RECORDS SUPPLIED |
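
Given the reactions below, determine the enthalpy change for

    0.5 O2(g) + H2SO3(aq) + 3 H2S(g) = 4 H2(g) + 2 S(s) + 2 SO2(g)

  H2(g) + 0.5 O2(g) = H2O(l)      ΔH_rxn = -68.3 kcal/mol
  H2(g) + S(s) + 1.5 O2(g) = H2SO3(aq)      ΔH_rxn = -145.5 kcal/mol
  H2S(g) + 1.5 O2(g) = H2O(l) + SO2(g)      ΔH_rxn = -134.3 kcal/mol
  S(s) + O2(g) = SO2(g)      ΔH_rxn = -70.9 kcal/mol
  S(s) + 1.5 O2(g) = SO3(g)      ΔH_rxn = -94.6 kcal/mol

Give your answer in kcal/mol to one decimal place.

equation 1 reversed and × 3: (-3)·(-68.3) = +204.9 kcal/mol
equation 2 reversed: +145.5 kcal/mol
equation 3 × 3: (3)·(-134.3) = -402.9 kcal/mol
equation 4 reversed: +70.9 kcal/mol
equation 5: not needed.
ΔH_rxn = (-3)·(-68.3) + (-1)·(-145.5) + (3)·(-134.3) + (-1)·(-70.9) = 18.4 kcal/mol

ΔH_rxn = 18.4 kcal/mol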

EXERCISE REQUIREMENTS |
The response must consist solely of the lines from the one with "S(s) + 1.5 O2(g) = SO3(g)" through the end of the listing above, copied exactly; please include the first and the last.

RESULT |
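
  S(s) + 1.5 O2(g) = SO3(g)      ΔH_rxn = -94.6 kcal/mol

Give your answer in kcal/mol to one decimal place.

equation 1 reversed and × 3: (-3)·(-68.3) = +204.9 kcal/mol
equation 2 reversed: +145.5 kcal/mol
equation 3 × 3: (3)·(-134.3) = -402.9 kcal/mol
equation 4 reversed: +70.9 kcal/mol
equation 5: not needed.
ΔH_rxn = (-3)·(-68.3) + (-1)·(-145.5) + (3)·(-134.3) + (-1)·(-70.9) = 18.4 kcal/mol

ΔH_rxn = 18.4 kcal/mol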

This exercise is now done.